-- Provided entries --
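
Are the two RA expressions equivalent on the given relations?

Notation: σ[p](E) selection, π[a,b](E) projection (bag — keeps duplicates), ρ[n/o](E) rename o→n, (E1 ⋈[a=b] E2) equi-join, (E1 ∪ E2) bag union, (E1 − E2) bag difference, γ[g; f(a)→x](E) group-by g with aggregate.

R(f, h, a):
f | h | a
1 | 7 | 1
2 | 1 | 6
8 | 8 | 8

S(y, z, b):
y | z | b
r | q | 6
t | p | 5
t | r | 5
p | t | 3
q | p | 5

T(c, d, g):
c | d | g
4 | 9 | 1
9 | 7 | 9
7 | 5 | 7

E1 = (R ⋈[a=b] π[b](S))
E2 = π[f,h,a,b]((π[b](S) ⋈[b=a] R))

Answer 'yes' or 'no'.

E1 row counts bottom-up:
  R → 3
  S → 5
  π[b](S) → 5
  (R ⋈[a=b] π[b](S)) → 1
E2 row counts bottom-up:
  S → 5
  π[b](S) → 5
  R → 3
  (π[b](S) ⋈[b=a] R) → 1
  π[f,h,a,b]((π[b](S) ⋈[b=a] R)) → 1

E1 and E2 produce the same multiset:
f | h | a | b
2 | 1 | 6 | 6

yes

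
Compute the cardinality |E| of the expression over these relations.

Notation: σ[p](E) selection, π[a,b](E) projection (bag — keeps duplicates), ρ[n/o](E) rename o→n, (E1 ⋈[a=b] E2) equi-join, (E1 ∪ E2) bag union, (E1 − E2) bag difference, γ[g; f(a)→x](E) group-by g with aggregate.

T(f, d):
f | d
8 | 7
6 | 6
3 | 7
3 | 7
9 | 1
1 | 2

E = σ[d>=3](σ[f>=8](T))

Row counts bottom-up:
  T → 6
  σ[f>=8](T) → 2
  σ[d>=3](σ[f>=8](T)) → 1

|E| = 1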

-- Problem statement --
Print out all of the data above word for word.

-- Answer to this problem --
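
Are the two RA expressions equivalent on the given relations?

Notation: σ[p](E) selection, π[a,b](E) projection (bag — keeps duplicates), ρ[n/o](E) rename o→n, (E1 ⋈[a=b] E2) equi-join, (E1 ∪ E2) bag union, (E1 − E2) bag difference, γ[g; f(a)→x](E) group-by g with aggregate.

R(f, h, a):
f | h | a
1 | 7 | 1
2 | 1 | 6
8 | 8 | 8

S(y, z, b):
y | z | b
r | q | 6
t | p | 5
t | r | 5
p | t | 3
q | p | 5

T(c, d, g):
c | d | g
4 | 9 | 1
9 | 7 | 9
7 | 5 | 7

E1 = (R ⋈[a=b] π[b](S))
E2 = π[f,h,a,b]((π[b](S) ⋈[b=a] R))

Answer 'yes' or 'no'.

E1 row counts bottom-up:
  R → 3
  S → 5
  π[b](S) → 5
  (R ⋈[a=b] π[b](S)) → 1
E2 row counts bottom-up:
  S → 5
  π[b](S) → 5
  R → 3
  (π[b](S) ⋈[b=a] R) → 1
  π[f,h,a,b]((π[b](S) ⋈[b=a] R)) → 1

E1 and E2 produce the same multiset:
f | h | a | b
2 | 1 | 6 | 6

yes

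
Compute the cardinality |E| of the expression over these relations.

Notation: σ[p](E) selection, π[a,b](E) projection (bag — keeps duplicates), ρ[n/o](E) rename o→n, (E1 ⋈[a=b] E2) equi-join, (E1 ∪ E2) bag union, (E1 − E2) bag difference, γ[g; f(a)→x](E) group-by g with aggregate.

T(f, d):
f | d
8 | 7
6 | 6
3 | 7
3 | 7
9 | 1
1 | 2

E = σ[d>=3](σ[f>=8](T))

Row counts bottom-up:
  T → 6
  σ[f>=8](T) → 2
  σ[d>=3](σ[f>=8](T)) → 1

|E| = 1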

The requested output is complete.